WHAT IS REQUIRED >> Could you reproduce, from the records below, everything from the line with "Under the Merton" down to the line with "The firm is", keeping both of those lines and changing nothing?

SOURCE MATERIAL section start

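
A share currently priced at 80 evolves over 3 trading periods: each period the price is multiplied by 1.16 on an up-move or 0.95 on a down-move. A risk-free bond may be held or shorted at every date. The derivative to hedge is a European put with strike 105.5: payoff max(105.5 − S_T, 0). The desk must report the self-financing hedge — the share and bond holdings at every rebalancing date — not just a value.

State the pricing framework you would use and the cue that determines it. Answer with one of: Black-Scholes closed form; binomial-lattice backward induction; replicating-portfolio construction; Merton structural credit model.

framework: replicating-portfolio construction

Key observation: a price alone would not answer the question — the per-node share/bond construction on the spot-80, 1.16/0.95 tree is required, and only the replicating-portfolio method yields it.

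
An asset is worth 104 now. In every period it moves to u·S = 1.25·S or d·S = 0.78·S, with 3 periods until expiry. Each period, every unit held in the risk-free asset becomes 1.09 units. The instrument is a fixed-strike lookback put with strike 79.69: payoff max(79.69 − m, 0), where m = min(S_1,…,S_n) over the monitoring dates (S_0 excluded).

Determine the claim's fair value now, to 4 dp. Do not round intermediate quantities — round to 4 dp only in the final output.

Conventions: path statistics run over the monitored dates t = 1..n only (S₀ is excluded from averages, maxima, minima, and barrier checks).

price = 1.9637

With p* = (R−d)/(u−d) = 0.6596, sum probability × payoff across the paths and divide by R^3.
Enumerate all 2^3 = 8 price paths (U = up ×1.25, D = down ×0.78); each path with k up-moves has probability p*^k·(1−p*)^(3−k).
DDD: m=49.3534, payoff=30.3366, prob=0.039452
UDD: m=79.0920, payoff=0.5980, prob=0.076438
DUD: m=79.0920, payoff=0.5980, prob=0.076438
UUD: m=126.7500, payoff=0.0000, prob=0.148098
DDU: m=63.2736, payoff=16.4164, prob=0.076438
UDU: m=101.4000, payoff=0.0000, prob=0.148098
DUU: m=81.1200, payoff=0.0000, prob=0.148098
UUU: m=130.0000, payoff=0.0000, prob=0.286940
Price = Σ prob·payoff / R^3 = 2.543085 / 1.295029 = 1.9637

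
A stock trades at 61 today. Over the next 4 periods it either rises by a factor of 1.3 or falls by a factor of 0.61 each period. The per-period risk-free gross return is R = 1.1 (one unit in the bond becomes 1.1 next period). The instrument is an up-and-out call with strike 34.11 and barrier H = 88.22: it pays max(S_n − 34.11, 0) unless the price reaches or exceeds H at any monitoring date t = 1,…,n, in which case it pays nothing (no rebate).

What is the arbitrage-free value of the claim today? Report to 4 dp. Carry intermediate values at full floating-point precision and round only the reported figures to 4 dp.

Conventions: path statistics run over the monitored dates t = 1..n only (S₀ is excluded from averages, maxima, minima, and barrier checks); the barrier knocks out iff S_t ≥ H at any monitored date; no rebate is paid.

price = 7.3704

Under the martingale measure an up-move has probability p* = 0.7101; value the claim as the probability-weighted average of per-path payoffs, discounted 4 periods at R = 1.1.
Enumerate all 2^4 = 16 price paths (U = up ×1.3, D = down ×0.61); each path with k up-moves has probability p*^k·(1−p*)^(4−k).
DDDD: M=37.2100, payoff=0.0000, prob=0.007059
UDDD: M=79.3000, payoff=0.0000, prob=0.017294
DUDD: M=48.3730, payoff=0.0000, prob=0.017294
UUDD: M=103.0900, payoff=0.0000, prob=0.042370
DDUD: M=37.2100, payoff=0.0000, prob=0.017294
UDUD: M=79.3000, payoff=4.2498, prob=0.042370
DUUD: M=62.8849, payoff=4.2498, prob=0.042370
UUUD: M=134.0170, payoff=0.0000, prob=0.103806
DDDU: M=37.2100, payoff=0.0000, prob=0.017294
UDDU: M=79.3000, payoff=4.2498, prob=0.042370
DUDU: M=48.3730, payoff=4.2498, prob=0.042370
UUDU: M=103.0900, payoff=0.0000, prob=0.103806
DDUU: M=38.3598, payoff=4.2498, prob=0.042370
UDUU: M=81.7504, payoff=47.6404, prob=0.103806
DUUU: M=81.7504, payoff=47.6404, prob=0.103806
UUUU: M=174.2221, payoff=0.0000, prob=0.254324
Price = Σ prob·payoff / R^4 = 10.791011 / 1.464100 = 7.3704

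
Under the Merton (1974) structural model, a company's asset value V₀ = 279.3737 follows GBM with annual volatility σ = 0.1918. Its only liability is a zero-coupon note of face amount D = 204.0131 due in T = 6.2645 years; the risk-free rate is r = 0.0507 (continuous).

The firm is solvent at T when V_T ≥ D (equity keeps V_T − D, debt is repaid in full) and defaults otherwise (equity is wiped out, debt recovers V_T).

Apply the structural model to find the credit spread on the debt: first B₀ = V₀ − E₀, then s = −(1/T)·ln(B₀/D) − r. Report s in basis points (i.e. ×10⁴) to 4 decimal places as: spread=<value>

spread=45.9438

Equity is a call on the firm's assets struck at D = 204.0131:
d₁ = [ln(V₀/D) + (r + σ²/2)T] / (σ√T)
   = [ln(279.3737/204.0131) + (0.0507 + 0.5·0.1918²)·6.2645] / (0.1918·√6.2645)
   = [0.314366 + 0.432837] / 0.480056 = 1.556492
d₂ = d₁ − σ√T = 1.556492 − 0.480056 = 1.076436
N(d₁) = 0.940204,  N(d₂) = 0.859134,  e^(−rT) = 0.727886
E₀ = V₀·N(d₁) − D·e^(−rT)·N(d₂)
   = 279.3737·0.940204 − 204.0131·0.727886·0.859134 = 135.088401
B₀ = V₀ − E₀ = 279.3737 − 135.088401 = 144.285299
spread = −(1/T)·ln(B₀/D) − r = −(1/6.2645)·ln(144.285299/204.0131) − 0.0507 = 0.00459438
in basis points: 0.00459438 × 10⁴ = 45.9438 bp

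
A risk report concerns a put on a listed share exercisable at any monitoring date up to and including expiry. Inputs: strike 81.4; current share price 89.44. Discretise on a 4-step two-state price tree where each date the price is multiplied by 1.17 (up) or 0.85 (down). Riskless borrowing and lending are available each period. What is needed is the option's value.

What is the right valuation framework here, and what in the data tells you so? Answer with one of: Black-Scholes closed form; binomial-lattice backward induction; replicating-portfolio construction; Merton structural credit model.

framework: binomial-lattice backward induction

Key observation: the exercise right at every one of the 4 steps is what matters: each node needs max(81.4 − S, continuation), which only the stepwise tree valuation starting from spot 89.44 delivers.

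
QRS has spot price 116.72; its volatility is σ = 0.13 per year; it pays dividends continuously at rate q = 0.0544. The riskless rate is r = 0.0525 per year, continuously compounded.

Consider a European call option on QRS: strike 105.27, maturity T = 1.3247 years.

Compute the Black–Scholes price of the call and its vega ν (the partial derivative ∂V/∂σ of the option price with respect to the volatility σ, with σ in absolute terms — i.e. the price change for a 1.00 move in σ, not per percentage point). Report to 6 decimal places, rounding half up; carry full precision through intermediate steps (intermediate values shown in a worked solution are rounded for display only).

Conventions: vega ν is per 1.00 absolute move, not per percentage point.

price = 12.712984
ν = 37.697000

σ√T = 0.13·√1.3247 = 0.149624
d₁ = (ln(S/K) + (r−q+σ²/2)T) / (σ√T) = (ln(116.72/105.27) + (0.0525−0.0544+0.13²/2)·1.3247) / 0.149624 = (0.103249 + 0.008677) / 0.149624 = 0.748048
d₂ = d₁ − σ√T = 0.748048 − 0.149624 = 0.598424
e^{−rT} = 0.932817
e^{−qT} = 0.930472
N(d₁) = 0.772785,  N(d₂) = 0.725221
Call price V = S·e^{−qT}·N(d₁) − K·e^{−rT}·N(d₂) = 83.927991 − 71.215007 = 12.712984
φ(d₁) = (1/√(2π))·e^{−d₁²/2} = 0.301578
ν = S·e^{−qT}·φ(d₁)·√T = 37.697000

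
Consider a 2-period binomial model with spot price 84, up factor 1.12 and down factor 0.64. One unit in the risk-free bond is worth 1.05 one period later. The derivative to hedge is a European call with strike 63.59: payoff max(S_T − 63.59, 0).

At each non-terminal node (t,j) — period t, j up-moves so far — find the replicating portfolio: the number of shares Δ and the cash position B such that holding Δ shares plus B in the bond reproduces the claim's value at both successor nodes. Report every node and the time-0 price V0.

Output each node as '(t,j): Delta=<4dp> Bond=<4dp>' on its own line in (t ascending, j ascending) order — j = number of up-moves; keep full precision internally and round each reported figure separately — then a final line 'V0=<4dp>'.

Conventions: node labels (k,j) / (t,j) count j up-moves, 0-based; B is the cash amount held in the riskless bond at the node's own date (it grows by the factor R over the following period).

The replicating-portfolio and risk-neutral prices coincide; use p* = (1.05−0.64)/(1.12−0.64) = 0.8542 for the latter.
Payoffs at expiry: V(2,0)=0.0000, V(2,1)=0.0000, V(2,2)=41.7796
  t=1,j=0: stock 53.7600 → up 60.2112 (V=0.0000), down 34.4064 (V=0.0000). Price 0.0000; hedge Δ=0.0000, bond B=0.0000.
  t=1,j=1: stock 94.0800 → up 105.3696 (V=41.7796), down 60.2112 (V=0.0000). Price 33.9874; hedge Δ=0.9252, bond B=-53.0535.
  t=0,j=0: stock 84.0000 → up 94.0800 (V=33.9874), down 53.7600 (V=0.0000). Price 27.6485; hedge Δ=0.8429, bond B=-43.1586.
As a check, the time-0 holding Δ(0,0)·S0 + B(0,0) comes to 27.6485 — exactly V0.

(0,0): Delta=0.8429 Bond=-43.1586
(1,0): Delta=0.0000 Bond=0.0000
(1,1): Delta=0.9252 Bond=-53.0535
V0=27.6485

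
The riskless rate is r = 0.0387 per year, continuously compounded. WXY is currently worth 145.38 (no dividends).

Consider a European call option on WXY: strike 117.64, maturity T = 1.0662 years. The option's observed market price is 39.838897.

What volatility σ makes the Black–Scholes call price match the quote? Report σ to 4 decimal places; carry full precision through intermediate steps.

sigma = 0.3692

At σ = 0.3692 the Black–Scholes value reproduces the quote:
σ√T = 0.3692·√1.0662 = 0.381225
d₁ = (ln(S/K) + (r+σ²/2)T) / (σ√T) = (ln(145.38/117.64) + (0.0387+0.3692²/2)·1.0662) / 0.381225 = (0.211722 + 0.113928) / 0.381225 = 0.854221
d₂ = d₁ − σ√T = 0.854221 − 0.381225 = 0.472996
e^{−rT} = 0.959578
N(d₁) = 0.803509,  N(d₂) = 0.681892
V = S·N(d₁) − K·e^{−rT}·N(d₂) = 116.814080 − 76.975183 = 39.838897 (matching the quote); vega is positive throughout, so no other σ reproduces this price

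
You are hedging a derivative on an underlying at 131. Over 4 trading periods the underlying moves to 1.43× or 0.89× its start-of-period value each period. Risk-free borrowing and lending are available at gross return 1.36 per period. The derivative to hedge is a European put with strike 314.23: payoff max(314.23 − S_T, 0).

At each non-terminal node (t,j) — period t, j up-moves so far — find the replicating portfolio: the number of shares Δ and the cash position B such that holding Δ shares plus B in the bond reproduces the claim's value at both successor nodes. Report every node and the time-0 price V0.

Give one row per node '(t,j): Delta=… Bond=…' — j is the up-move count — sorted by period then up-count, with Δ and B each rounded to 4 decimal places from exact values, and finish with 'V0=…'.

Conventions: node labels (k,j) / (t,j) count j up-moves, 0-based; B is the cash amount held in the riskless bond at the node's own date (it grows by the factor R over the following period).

The replicating-portfolio and risk-neutral prices coincide; use p* = (1.36−0.89)/(1.43−0.89) = 0.8704 for the latter.
Payoffs at expiry: V(4,0)=232.0377, V(4,1)=182.1682, V(4,2)=102.0407, V(4,3)=0.0000, V(4,4)=0.0000
  t=3,j=0: stock 92.3509 → up 132.0618 (V=182.1682), down 82.1923 (V=232.0377). Price 138.7005; hedge Δ=-1.0000, bond B=231.0515.
  t=3,j=1: stock 148.3841 → up 212.1893 (V=102.0407), down 132.0618 (V=182.1682). Price 82.6674; hedge Δ=-1.0000, bond B=231.0515.
  t=3,j=2: stock 238.4149 → up 340.9333 (V=0.0000), down 212.1893 (V=102.0407). Price 9.7261; hedge Δ=-0.7926, bond B=198.6905.
  t=3,j=3: stock 383.0711 → up 547.7917 (V=0.0000), down 340.9333 (V=0.0000). Price 0.0000; hedge Δ=0.0000, bond B=0.0000.
  t=2,j=0: stock 103.7651 → up 148.3841 (V=82.6674), down 92.3509 (V=138.7005). Price 66.1257; hedge Δ=-1.0000, bond B=169.8908.
  t=2,j=1: stock 166.7237 → up 238.4149 (V=9.7261), down 148.3841 (V=82.6674). Price 14.1040; hedge Δ=-0.8102, bond B=149.1804.
  t=2,j=2: stock 267.8819 → up 383.0711 (V=0.0000), down 238.4149 (V=9.7261). Price 0.9271; hedge Δ=-0.0672, bond B=18.9384.
  t=1,j=0: stock 116.5900 → up 166.7237 (V=14.1040), down 103.7651 (V=66.1257). Price 15.3291; hedge Δ=-0.8263, bond B=111.6655.
  t=1,j=1: stock 187.3300 → up 267.8819 (V=0.9271), down 166.7237 (V=14.1040). Price 1.9376; hedge Δ=-0.1303, bond B=26.3394.
  t=0,j=0: stock 131.0000 → up 187.3300 (V=1.9376), down 116.5900 (V=15.3291). Price 2.7011; hedge Δ=-0.1893, bond B=27.5001.
As a check, the time-0 holding Δ(0,0)·S0 + B(0,0) comes to 2.7011 — exactly V0.

(0,0): Delta=-0.1893 Bond=27.5001
(1,0): Delta=-0.8263 Bond=111.6655
(1,1): Delta=-0.1303 Bond=26.3394
(2,0): Delta=-1.0000 Bond=169.8908
(2,1): Delta=-0.8102 Bond=149.1804
(2,2): Delta=-0.0672 Bond=18.9384
(3,0): Delta=-1.0000 Bond=231.0515
(3,1): Delta=-1.0000 Bond=231.0515
(3,2): Delta=-0.7926 Bond=198.6905
(3,3): Delta=0.0000 Bond=0.0000
V0=2.7011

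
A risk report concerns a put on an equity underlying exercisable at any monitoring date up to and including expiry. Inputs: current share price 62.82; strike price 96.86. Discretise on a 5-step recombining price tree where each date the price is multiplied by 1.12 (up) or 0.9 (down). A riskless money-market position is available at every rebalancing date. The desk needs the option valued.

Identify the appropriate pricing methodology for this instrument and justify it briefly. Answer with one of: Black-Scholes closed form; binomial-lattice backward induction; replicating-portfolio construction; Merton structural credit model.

Key observation: the defining feature is the embedded early-exercise option across 5 discrete dates on the spot-62.82 tree; pricing the strike-96.86 put means working backward with an exercise test at every node.

framework: binomial-lattice backward induction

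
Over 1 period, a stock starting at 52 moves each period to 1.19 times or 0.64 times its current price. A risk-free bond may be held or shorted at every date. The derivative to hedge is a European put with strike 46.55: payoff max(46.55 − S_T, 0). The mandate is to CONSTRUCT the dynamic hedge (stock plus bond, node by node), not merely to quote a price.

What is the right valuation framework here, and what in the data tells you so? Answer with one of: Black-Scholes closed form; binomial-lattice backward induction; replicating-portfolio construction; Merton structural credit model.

framework: replicating-portfolio construction

Key observation: the task asks for the hedge itself — share and bond holdings at every node of the 1-period tree on spot 52 with factors 1.19/0.64 — which is exactly what the replicating-portfolio construction produces.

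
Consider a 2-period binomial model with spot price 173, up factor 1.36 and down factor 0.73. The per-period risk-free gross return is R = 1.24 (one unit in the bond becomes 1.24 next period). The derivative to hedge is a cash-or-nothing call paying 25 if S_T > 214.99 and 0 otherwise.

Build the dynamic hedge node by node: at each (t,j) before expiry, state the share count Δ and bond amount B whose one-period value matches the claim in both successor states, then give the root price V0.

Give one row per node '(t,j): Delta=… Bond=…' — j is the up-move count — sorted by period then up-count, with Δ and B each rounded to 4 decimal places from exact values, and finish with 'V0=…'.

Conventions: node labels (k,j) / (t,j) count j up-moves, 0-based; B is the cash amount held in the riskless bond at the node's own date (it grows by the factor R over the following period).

Since d<R<u, set p* = (R−d)/(u−d) = 0.8095; price each node as the discounted p*-expectation of its children.
At maturity the claim pays: V(2,0)=0.0000, V(2,1)=0.0000, V(2,2)=25.0000
Node (1,0) S=126.2900: V=(p*·0.0000+(1−p*)·0.0000)/1.24=0.0000; Δ=(0.0000−0.0000)/(171.7544−92.1917)=0.0000; B=V−Δ·S=0.0000
Node (1,1) S=235.2800: V=(p*·25.0000+(1−p*)·0.0000)/1.24=16.3210; Δ=(25.0000−0.0000)/(319.9808−171.7544)=0.1687; B=V−Δ·S=-23.3615
Node (0,0) S=173.0000: V=(p*·16.3210+(1−p*)·0.0000)/1.24=10.6551; Δ=(16.3210−0.0000)/(235.2800−126.2900)=0.1497; B=V−Δ·S=-15.2514
Check: Δ(0,0)·S0 + B(0,0) = 10.6551 = V0.

(0,0): Delta=0.1497 Bond=-15.2514
(1,0): Delta=0.0000 Bond=0.0000
(1,1): Delta=0.1687 Bond=-23.3615
V0=10.6551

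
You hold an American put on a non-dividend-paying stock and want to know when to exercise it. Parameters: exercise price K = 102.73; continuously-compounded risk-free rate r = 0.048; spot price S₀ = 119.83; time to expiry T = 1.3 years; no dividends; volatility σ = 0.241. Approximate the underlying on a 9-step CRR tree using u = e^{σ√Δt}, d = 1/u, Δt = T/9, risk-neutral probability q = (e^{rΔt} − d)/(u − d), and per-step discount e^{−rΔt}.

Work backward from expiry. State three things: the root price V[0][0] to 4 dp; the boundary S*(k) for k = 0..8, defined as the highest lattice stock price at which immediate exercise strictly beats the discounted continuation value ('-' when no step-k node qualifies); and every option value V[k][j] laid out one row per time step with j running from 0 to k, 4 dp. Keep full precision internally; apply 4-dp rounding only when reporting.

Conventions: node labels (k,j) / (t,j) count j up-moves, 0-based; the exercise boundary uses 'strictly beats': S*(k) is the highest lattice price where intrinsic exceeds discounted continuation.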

SOURCE MATERIAL section end

EXERCISE RESULT >>
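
Under the Merton (1974) structural model, a company's asset value V₀ = 279.3737 follows GBM with annual volatility σ = 0.1918. Its only liability is a zero-coupon note of face amount D = 204.0131 due in T = 6.2645 years; the risk-free rate is r = 0.0507 (continuous).

The firm is solvent at T when V_T ≥ D (equity keeps V_T − D, debt is repaid in full) and defaults otherwise (equity is wiped out, debt recovers V_T).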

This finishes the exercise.